§ Problem details
Return every line from the one with "sector j. Rows" through the one with "[0.20, 0.05, 0.40]", inclusive, exactly as it appears below.

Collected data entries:
--- --- ---

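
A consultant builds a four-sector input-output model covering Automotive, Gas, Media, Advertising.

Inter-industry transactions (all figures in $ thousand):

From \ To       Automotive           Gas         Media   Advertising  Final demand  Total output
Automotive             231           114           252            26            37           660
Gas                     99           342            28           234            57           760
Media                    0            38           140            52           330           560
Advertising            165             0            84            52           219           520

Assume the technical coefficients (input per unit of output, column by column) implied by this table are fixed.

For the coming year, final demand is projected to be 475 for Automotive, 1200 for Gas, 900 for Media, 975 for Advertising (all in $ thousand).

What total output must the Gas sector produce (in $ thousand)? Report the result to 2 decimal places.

x_2 = 5186.82

Technical coefficients a_ij = z_ij / X_j:
  a_11 = 231/660 = 0.35, a_21 = 99/660 = 0.15, a_31 = 0/660 = 0.00, a_41 = 165/660 = 0.25
  a_12 = 114/760 = 0.15, a_22 = 342/760 = 0.45, a_32 = 38/760 = 0.05, a_42 = 0/760 = 0.00
  a_13 = 252/560 = 0.45, a_23 = 28/560 = 0.05, a_33 = 140/560 = 0.25, a_43 = 84/560 = 0.15
  a_14 = 26/520 = 0.05, a_24 = 234/520 = 0.45, a_34 = 52/520 = 0.10, a_44 = 52/520 = 0.10
I − A =
  [   0.65    -0.15    -0.45    -0.05]
  [  -0.15     0.55    -0.05    -0.45]
  [   0.00    -0.05     0.75    -0.10]
  [  -0.25     0.00    -0.15     0.90]
Compute the cofactors C_ij = (−1)^(i+j)·(3×3 minor ij) of I−A; the adjugate is their transpose:
adj(I−A) = Cᵀ =
  [ 0.357375   0.119625   0.243750   0.106750]
  [ 0.184625   0.408375   0.185000   0.235000]
  [ 0.026125   0.032375   0.277750   0.048500]
  [ 0.103625   0.038625   0.114000   0.246250]
det(I−A) = Σ_j (I−A)_1j·C_1j = (0.65)(0.357375) + (-0.15)(0.184625) + (-0.45)(0.026125) + (-0.05)(0.103625) = 0.1876625
(I − A)⁻¹ = adj(I−A) / det(I−A) ≈
  [   1.9043     0.6374     1.2989     0.5688]
  [   0.9838     2.1761     0.9858     1.2522]
  [   0.1392     0.1725     1.4801     0.2584]
  [   0.5522     0.2058     0.6075     1.3122]
x = (I − A)⁻¹ d = adj(I−A)·d / det(I−A), with det(I−A) = 0.1876625:
  x_1 = (0.357375·475 + 0.119625·1200 + 0.243750·900 + 0.106750·975) / 0.1876625 = 636.759375 / 0.1876625 ≈ 3393.11
  x_2 = (0.184625·475 + 0.408375·1200 + 0.185000·900 + 0.235000·975) / 0.1876625 = 973.371875 / 0.1876625 ≈ 5186.82
  x_3 = (0.026125·475 + 0.032375·1200 + 0.277750·900 + 0.048500·975) / 0.1876625 = 348.521875 / 0.1876625 ≈ 1857.17
  x_4 = (0.103625·475 + 0.038625·1200 + 0.114000·900 + 0.246250·975) / 0.1876625 = 438.265625 / 0.1876625 ≈ 2335.39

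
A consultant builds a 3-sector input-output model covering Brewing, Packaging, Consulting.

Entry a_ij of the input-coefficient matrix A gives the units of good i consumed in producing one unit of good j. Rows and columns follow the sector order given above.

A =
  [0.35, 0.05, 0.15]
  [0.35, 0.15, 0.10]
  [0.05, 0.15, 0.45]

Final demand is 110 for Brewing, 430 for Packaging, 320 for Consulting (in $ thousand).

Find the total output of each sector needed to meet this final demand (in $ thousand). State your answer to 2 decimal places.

I − A =
  [   0.65    -0.05    -0.15]
  [  -0.35     0.85    -0.10]
  [  -0.05    -0.15     0.55]
Cofactors of I−A, C_ij = (−1)^(i+j)·(minor ij) (rows/columns in the sector order above):
  C_11 = (0.85)(0.55) − (-0.10)(-0.15) = 0.4525
  C_12 = −[(-0.35)(0.55) − (-0.10)(-0.05)] = 0.1975
  C_13 = (-0.35)(-0.15) − (0.85)(-0.05) = 0.0950
  C_21 = −[(-0.05)(0.55) − (-0.15)(-0.15)] = 0.0500
  C_22 = (0.65)(0.55) − (-0.15)(-0.05) = 0.3500
  C_23 = −[(0.65)(-0.15) − (-0.05)(-0.05)] = 0.1000
  C_31 = (-0.05)(-0.10) − (-0.15)(0.85) = 0.1325
  C_32 = −[(0.65)(-0.10) − (-0.15)(-0.35)] = 0.1175
  C_33 = (0.65)(0.85) − (-0.05)(-0.35) = 0.5350
det(I−A) = Σ_j (I−A)_1j·C_1j = (0.65)(0.4525) + (-0.05)(0.1975) + (-0.15)(0.0950) = 0.2700
adj(I−A) = Cᵀ =
  [ 0.4525   0.0500   0.1325]
  [ 0.1975   0.3500   0.1175]
  [ 0.0950   0.1000   0.5350]
(I − A)⁻¹ = adj(I−A) / det(I−A) ≈
  [   1.6759     0.1852     0.4907]
  [   0.7315     1.2963     0.4352]
  [   0.3519     0.3704     1.9815]
x = (I − A)⁻¹ d = adj(I−A)·d / det(I−A), with det(I−A) = 0.2700:
  x_1 = (0.4525·110 + 0.0500·430 + 0.1325·320) / 0.2700 = 113.675 / 0.2700 ≈ 421.02
  x_2 = (0.1975·110 + 0.3500·430 + 0.1175·320) / 0.2700 = 209.825 / 0.2700 ≈ 777.13
  x_3 = (0.0950·110 + 0.1000·430 + 0.5350·320) / 0.2700 = 224.65 / 0.2700 ≈ 832.04

x_1 = 421.02, x_2 = 777.13, x_3 = 832.04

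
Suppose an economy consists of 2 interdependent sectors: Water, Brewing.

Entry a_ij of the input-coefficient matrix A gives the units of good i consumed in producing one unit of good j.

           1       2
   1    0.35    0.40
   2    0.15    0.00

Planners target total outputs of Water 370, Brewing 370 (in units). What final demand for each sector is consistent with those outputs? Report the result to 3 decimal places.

I − A =
  [   0.65    -0.40]
  [  -0.15     1.00]
d = (I − A) x:
  d_1 = (+0.65)·370 + (-0.40)·370 = 92.500
  d_2 = (-0.15)·370 + (+1.00)·370 = 314.500

d_1 = 92.500, d_2 = 314.500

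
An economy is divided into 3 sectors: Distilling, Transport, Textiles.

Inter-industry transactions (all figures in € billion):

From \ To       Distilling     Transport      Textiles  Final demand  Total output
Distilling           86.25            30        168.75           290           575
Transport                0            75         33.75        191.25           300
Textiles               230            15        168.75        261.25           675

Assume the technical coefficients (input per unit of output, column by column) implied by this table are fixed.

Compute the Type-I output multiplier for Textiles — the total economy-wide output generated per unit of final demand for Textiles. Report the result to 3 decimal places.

Technical coefficients a_ij = z_ij / X_j:
  a_11 = 86.25/575 = 0.15, a_21 = 0/575 = 0.00, a_31 = 230/575 = 0.40
  a_12 = 30/300 = 0.10, a_22 = 75/300 = 0.25, a_32 = 15/300 = 0.05
  a_13 = 168.75/675 = 0.25, a_23 = 33.75/675 = 0.05, a_33 = 168.75/675 = 0.25
I − A =
  [   0.85    -0.10    -0.25]
  [   0.00     0.75    -0.05]
  [  -0.40    -0.05     0.75]
Cofactors of I−A, C_ij = (−1)^(i+j)·(minor ij) (rows/columns in the sector order above):
  C_11 = (0.75)(0.75) − (-0.05)(-0.05) = 0.5600
  C_12 = −[(0.00)(0.75) − (-0.05)(-0.40)] = 0.0200
  C_13 = (0.00)(-0.05) − (0.75)(-0.40) = 0.3000
  C_21 = −[(-0.10)(0.75) − (-0.25)(-0.05)] = 0.0875
  C_22 = (0.85)(0.75) − (-0.25)(-0.40) = 0.5375
  C_23 = −[(0.85)(-0.05) − (-0.10)(-0.40)] = 0.0825
  C_31 = (-0.10)(-0.05) − (-0.25)(0.75) = 0.1925
  C_32 = −[(0.85)(-0.05) − (-0.25)(0.00)] = 0.0425
  C_33 = (0.85)(0.75) − (-0.10)(0.00) = 0.6375
det(I−A) = Σ_j (I−A)_1j·C_1j = (0.85)(0.5600) + (-0.10)(0.0200) + (-0.25)(0.3000) = 0.3990
adj(I−A) = Cᵀ =
  [ 0.5600   0.0875   0.1925]
  [ 0.0200   0.5375   0.0425]
  [ 0.3000   0.0825   0.6375]
(I − A)⁻¹ = adj(I−A) / det(I−A) ≈
  [   1.4035     0.2193     0.4825]
  [   0.0501     1.3471     0.1065]
  [   0.7519     0.2068     1.5977]
The output multiplier for sector j is the column-j sum of the Leontief inverse (I − A)⁻¹ = adj(I−A) / det(I−A).
Column 3 of adj(I−A): (0.1925, 0.0425, 0.6375); det(I−A) = 0.3990.
m_3 = (0.1925 + 0.0425 + 0.6375) / 0.3990 = 0.8725 / 0.3990 ≈ 2.187.

m_3 = 2.187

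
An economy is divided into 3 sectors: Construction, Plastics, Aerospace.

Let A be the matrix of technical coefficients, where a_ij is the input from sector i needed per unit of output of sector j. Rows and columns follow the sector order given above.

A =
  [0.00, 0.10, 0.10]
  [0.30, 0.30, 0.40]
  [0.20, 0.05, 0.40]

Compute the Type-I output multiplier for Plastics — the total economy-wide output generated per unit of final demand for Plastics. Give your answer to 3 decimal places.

I − A =
  [   1.00    -0.10    -0.10]
  [  -0.30     0.70    -0.40]
  [  -0.20    -0.05     0.60]
Cofactors of I−A, C_ij = (−1)^(i+j)·(minor ij) (rows/columns in the sector order above):
  C_11 = (0.70)(0.60) − (-0.40)(-0.05) = 0.4000
  C_12 = −[(-0.30)(0.60) − (-0.40)(-0.20)] = 0.2600
  C_13 = (-0.30)(-0.05) − (0.70)(-0.20) = 0.1550
  C_21 = −[(-0.10)(0.60) − (-0.10)(-0.05)] = 0.0650
  C_22 = (1.00)(0.60) − (-0.10)(-0.20) = 0.5800
  C_23 = −[(1.00)(-0.05) − (-0.10)(-0.20)] = 0.0700
  C_31 = (-0.10)(-0.40) − (-0.10)(0.70) = 0.1100
  C_32 = −[(1.00)(-0.40) − (-0.10)(-0.30)] = 0.4300
  C_33 = (1.00)(0.70) − (-0.10)(-0.30) = 0.6700
det(I−A) = Σ_j (I−A)_1j·C_1j = (1.00)(0.4000) + (-0.10)(0.2600) + (-0.10)(0.1550) = 0.3585
adj(I−A) = Cᵀ =
  [ 0.4000   0.0650   0.1100]
  [ 0.2600   0.5800   0.4300]
  [ 0.1550   0.0700   0.6700]
(I − A)⁻¹ = adj(I−A) / det(I−A) ≈
  [   1.1158     0.1813     0.3068]
  [   0.7252     1.6179     1.1994]
  [   0.4324     0.1953     1.8689]
The output multiplier for sector j is the column-j sum of the Leontief inverse (I − A)⁻¹ = adj(I−A) / det(I−A).
Column P of adj(I−A): (0.0650, 0.5800, 0.0700); det(I−A) = 0.3585.
m_P = (0.0650 + 0.5800 + 0.0700) / 0.3585 = 0.715 / 0.3585 ≈ 1.994.

m_P = 1.994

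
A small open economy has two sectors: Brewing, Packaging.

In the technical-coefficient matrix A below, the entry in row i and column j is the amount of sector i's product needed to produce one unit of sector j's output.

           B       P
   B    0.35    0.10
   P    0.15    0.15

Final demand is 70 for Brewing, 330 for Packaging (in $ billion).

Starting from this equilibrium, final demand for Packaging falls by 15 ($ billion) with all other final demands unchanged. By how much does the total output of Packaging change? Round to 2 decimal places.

Δx_P = -18.14

I − A =
  [   0.65    -0.10]
  [  -0.15     0.85]
det(I−A) = (0.65)(0.85) − (-0.10)(-0.15) = 0.5375
adj(I−A) = [[0.85, 0.10], [0.15, 0.65]]
(I − A)⁻¹ = adj(I−A) / det(I−A) ≈
  [   1.5814     0.1860]
  [   0.2791     1.2093]
Δx = (I − A)⁻¹ Δd with Δd having -15 in the Packaging component and 0 elsewhere.
So Δx_P = L_PP · (-15), where L_PP = adj(I−A)_PP / det(I−A) = 0.65 / 0.5375.
Δx_P = 0.65 × (-15) / 0.5375 = -9.75 / 0.5375 ≈ -18.14.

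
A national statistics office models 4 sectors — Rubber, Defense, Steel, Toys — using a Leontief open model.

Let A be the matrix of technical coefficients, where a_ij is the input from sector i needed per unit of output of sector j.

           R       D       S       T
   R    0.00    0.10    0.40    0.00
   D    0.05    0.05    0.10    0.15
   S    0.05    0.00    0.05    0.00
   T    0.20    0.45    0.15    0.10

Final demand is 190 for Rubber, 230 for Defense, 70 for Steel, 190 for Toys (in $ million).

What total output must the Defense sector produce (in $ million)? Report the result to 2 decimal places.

I − A =
  [   1.00    -0.10    -0.40     0.00]
  [  -0.05     0.95    -0.10    -0.15]
  [  -0.05     0.00     0.95     0.00]
  [  -0.20    -0.45    -0.15     0.90]
Compute the cofactors C_ij = (−1)^(i+j)·(3×3 minor ij) of I−A; the adjugate is their transpose:
adj(I−A) = Cᵀ =
  [ 0.748125   0.085500   0.326250   0.014250]
  [ 0.076875   0.837000   0.142500   0.139500]
  [ 0.039375   0.004500   0.780000   0.000750]
  [ 0.211250   0.438250   0.273750   0.878250]
det(I−A) = Σ_j (I−A)_1j·C_1j = (1.00)(0.748125) + (-0.10)(0.076875) + (-0.40)(0.039375) + (0.00)(0.211250) = 0.7246875
(I − A)⁻¹ = adj(I−A) / det(I−A) ≈
  [   1.0323     0.1180     0.4502     0.0197]
  [   0.1061     1.1550     0.1966     0.1925]
  [   0.0543     0.0062     1.0763     0.0010]
  [   0.2915     0.6047     0.3777     1.2119]
x = (I − A)⁻¹ d = adj(I−A)·d / det(I−A), with det(I−A) = 0.7246875:
  x_R = (0.748125·190 + 0.085500·230 + 0.326250·70 + 0.014250·190) / 0.7246875 = 187.35375 / 0.7246875 ≈ 258.53
  x_D = (0.076875·190 + 0.837000·230 + 0.142500·70 + 0.139500·190) / 0.7246875 = 243.59625 / 0.7246875 ≈ 336.14
  x_S = (0.039375·190 + 0.004500·230 + 0.780000·70 + 0.000750·190) / 0.7246875 = 63.25875 / 0.7246875 ≈ 87.29
  x_T = (0.211250·190 + 0.438250·230 + 0.273750·70 + 0.878250·190) / 0.7246875 = 326.965 / 0.7246875 ≈ 451.18

x_D = 336.14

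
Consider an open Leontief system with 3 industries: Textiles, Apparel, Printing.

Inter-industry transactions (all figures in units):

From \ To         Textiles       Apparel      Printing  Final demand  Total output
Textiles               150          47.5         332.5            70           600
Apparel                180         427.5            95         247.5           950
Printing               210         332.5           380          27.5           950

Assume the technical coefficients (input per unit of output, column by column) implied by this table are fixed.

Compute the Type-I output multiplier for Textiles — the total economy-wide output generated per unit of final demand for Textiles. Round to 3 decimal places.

Technical coefficients a_ij = z_ij / X_j:
  a_TT = 150/600 = 0.25, a_AT = 180/600 = 0.30, a_PT = 210/600 = 0.35
  a_TA = 47.5/950 = 0.05, a_AA = 427.5/950 = 0.45, a_PA = 332.5/950 = 0.35
  a_TP = 332.5/950 = 0.35, a_AP = 95/950 = 0.10, a_PP = 380/950 = 0.40
I − A =
  [   0.75    -0.05    -0.35]
  [  -0.30     0.55    -0.10]
  [  -0.35    -0.35     0.60]
Cofactors of I−A, C_ij = (−1)^(i+j)·(minor ij) (rows/columns in the sector order above):
  C_11 = (0.55)(0.60) − (-0.10)(-0.35) = 0.2950
  C_12 = −[(-0.30)(0.60) − (-0.10)(-0.35)] = 0.2150
  C_13 = (-0.30)(-0.35) − (0.55)(-0.35) = 0.2975
  C_21 = −[(-0.05)(0.60) − (-0.35)(-0.35)] = 0.1525
  C_22 = (0.75)(0.60) − (-0.35)(-0.35) = 0.3275
  C_23 = −[(0.75)(-0.35) − (-0.05)(-0.35)] = 0.2800
  C_31 = (-0.05)(-0.10) − (-0.35)(0.55) = 0.1975
  C_32 = −[(0.75)(-0.10) − (-0.35)(-0.30)] = 0.1800
  C_33 = (0.75)(0.55) − (-0.05)(-0.30) = 0.3975
det(I−A) = Σ_j (I−A)_1j·C_1j = (0.75)(0.2950) + (-0.05)(0.2150) + (-0.35)(0.2975) = 0.106375
adj(I−A) = Cᵀ =
  [ 0.2950   0.1525   0.1975]
  [ 0.2150   0.3275   0.1800]
  [ 0.2975   0.2800   0.3975]
(I − A)⁻¹ = adj(I−A) / det(I−A) ≈
  [   2.7732     1.4336     1.8566]
  [   2.0212     3.0787     1.6921]
  [   2.7967     2.6322     3.7368]
The output multiplier for sector j is the column-j sum of the Leontief inverse (I − A)⁻¹ = adj(I−A) / det(I−A).
Column T of adj(I−A): (0.2950, 0.2150, 0.2975); det(I−A) = 0.106375.
m_T = (0.2950 + 0.2150 + 0.2975) / 0.106375 = 0.8075 / 0.106375 ≈ 7.591.

m_T = 7.591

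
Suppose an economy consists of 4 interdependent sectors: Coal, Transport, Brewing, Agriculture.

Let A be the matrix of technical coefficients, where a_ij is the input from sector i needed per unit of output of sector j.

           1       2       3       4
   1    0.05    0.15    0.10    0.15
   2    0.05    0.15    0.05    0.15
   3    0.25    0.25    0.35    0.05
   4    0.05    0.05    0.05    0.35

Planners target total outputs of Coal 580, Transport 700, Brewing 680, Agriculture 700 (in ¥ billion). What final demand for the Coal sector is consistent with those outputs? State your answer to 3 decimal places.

d_1 = 273.000

I − A =
  [   0.95    -0.15    -0.10    -0.15]
  [  -0.05     0.85    -0.05    -0.15]
  [  -0.25    -0.25     0.65    -0.05]
  [  -0.05    -0.05    -0.05     0.65]
d = (I − A) x:
  d_1 = (+0.95)·580 + (-0.15)·700 + (-0.10)·680 + (-0.15)·700 = 273.000
  d_2 = (-0.05)·580 + (+0.85)·700 + (-0.05)·680 + (-0.15)·700 = 427.000
  d_3 = (-0.25)·580 + (-0.25)·700 + (+0.65)·680 + (-0.05)·700 = 87.000
  d_4 = (-0.05)·580 + (-0.05)·700 + (-0.05)·680 + (+0.65)·700 = 357.000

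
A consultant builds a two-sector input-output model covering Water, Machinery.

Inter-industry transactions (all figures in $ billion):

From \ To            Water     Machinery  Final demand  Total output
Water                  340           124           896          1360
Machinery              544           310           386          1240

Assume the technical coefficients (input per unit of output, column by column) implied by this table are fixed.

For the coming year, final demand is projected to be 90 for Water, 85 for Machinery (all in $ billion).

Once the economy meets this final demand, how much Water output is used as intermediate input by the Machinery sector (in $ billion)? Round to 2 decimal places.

z_12 = 19.09

Technical coefficients a_ij = z_ij / X_j:
  a_11 = 340/1360 = 0.25, a_21 = 544/1360 = 0.40
  a_12 = 124/1240 = 0.10, a_22 = 310/1240 = 0.25
I − A =
  [   0.75    -0.10]
  [  -0.40     0.75]
det(I−A) = (0.75)(0.75) − (-0.10)(-0.40) = 0.5225
adj(I−A) = [[0.75, 0.10], [0.40, 0.75]]
(I − A)⁻¹ = adj(I−A) / det(I−A) ≈
  [   1.4354     0.1914]
  [   0.7656     1.4354]
First solve x = (I − A)⁻¹ d = adj(I−A)·d / det(I−A); in particular x_2 = (0.40·90 + 0.75·85) / 0.5225 = 99.75 / 0.5225 ≈ 190.9091.
Intermediate flow from 1 to 2: z_12 = a_12 · x_2 = 0.10 × 99.75 / 0.5225 = 9.975 / 0.5225 ≈ 19.09.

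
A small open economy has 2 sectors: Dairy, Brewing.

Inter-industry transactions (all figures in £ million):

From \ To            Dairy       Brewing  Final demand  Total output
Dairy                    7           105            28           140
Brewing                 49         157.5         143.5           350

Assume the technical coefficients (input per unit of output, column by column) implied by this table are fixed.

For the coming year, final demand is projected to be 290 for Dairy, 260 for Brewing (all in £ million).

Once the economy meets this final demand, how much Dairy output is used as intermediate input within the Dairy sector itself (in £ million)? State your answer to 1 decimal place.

z_DD = 28.4

Technical coefficients a_ij = z_ij / X_j:
  a_DD = 7/140 = 0.05, a_BD = 49/140 = 0.35
  a_DB = 105/350 = 0.30, a_BB = 157.5/350 = 0.45
I − A =
  [   0.95    -0.30]
  [  -0.35     0.55]
det(I−A) = (0.95)(0.55) − (-0.30)(-0.35) = 0.4175
adj(I−A) = [[0.55, 0.30], [0.35, 0.95]]
(I − A)⁻¹ = adj(I−A) / det(I−A) ≈
  [   1.3174     0.7186]
  [   0.8383     2.2754]
First solve x = (I − A)⁻¹ d = adj(I−A)·d / det(I−A); in particular x_D = (0.55·290 + 0.30·260) / 0.4175 = 237.50 / 0.4175 ≈ 568.862.
Intermediate flow from D to D: z_DD = a_DD · x_D = 0.05 × 237.50 / 0.4175 = 11.875 / 0.4175 ≈ 28.4.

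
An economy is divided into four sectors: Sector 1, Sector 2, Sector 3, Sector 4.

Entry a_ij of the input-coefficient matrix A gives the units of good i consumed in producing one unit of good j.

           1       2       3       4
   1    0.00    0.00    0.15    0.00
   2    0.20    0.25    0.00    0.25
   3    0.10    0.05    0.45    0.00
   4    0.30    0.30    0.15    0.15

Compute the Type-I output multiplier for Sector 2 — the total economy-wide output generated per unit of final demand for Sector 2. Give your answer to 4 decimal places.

m_2 = 2.2672

I − A =
  [   1.00     0.00    -0.15     0.00]
  [  -0.20     0.75     0.00    -0.25]
  [  -0.10    -0.05     0.55     0.00]
  [  -0.30    -0.30    -0.15     0.85]
Compute the cofactors C_ij = (−1)^(i+j)·(3×3 minor ij) of I−A; the adjugate is their transpose:
adj(I−A) = Cᵀ =
  [ 0.307500   0.006375   0.084375   0.001875]
  [ 0.138500   0.454750   0.074250   0.133750]
  [ 0.068500   0.042500   0.562500   0.012500]
  [ 0.169500   0.170250   0.155250   0.399750]
det(I−A) = Σ_j (I−A)_1j·C_1j = (1.00)(0.307500) + (0.00)(0.138500) + (-0.15)(0.068500) + (0.00)(0.169500) = 0.297225
(I − A)⁻¹ = adj(I−A) / det(I−A) ≈
  [   1.03457     0.02145     0.28388     0.00631]
  [   0.46598     1.52999     0.24981     0.45000]
  [   0.23047     0.14299     1.89251     0.04206]
  [   0.57028     0.57280     0.52233     1.34494]
The output multiplier for sector j is the column-j sum of the Leontief inverse (I − A)⁻¹ = adj(I−A) / det(I−A).
Column 2 of adj(I−A): (0.006375, 0.454750, 0.042500, 0.170250); det(I−A) = 0.297225.
m_2 = (0.006375 + 0.454750 + 0.042500 + 0.170250) / 0.297225 = 0.673875 / 0.297225 ≈ 2.2672.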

--- --- ---

§ Solution below
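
Let A be the matrix of technical coefficients, where a_ij is the input from sector i needed per unit of output of sector j. Rows and columns follow the sector order given above.

A =
  [0.00, 0.10, 0.10]
  [0.30, 0.30, 0.40]
  [0.20, 0.05, 0.40]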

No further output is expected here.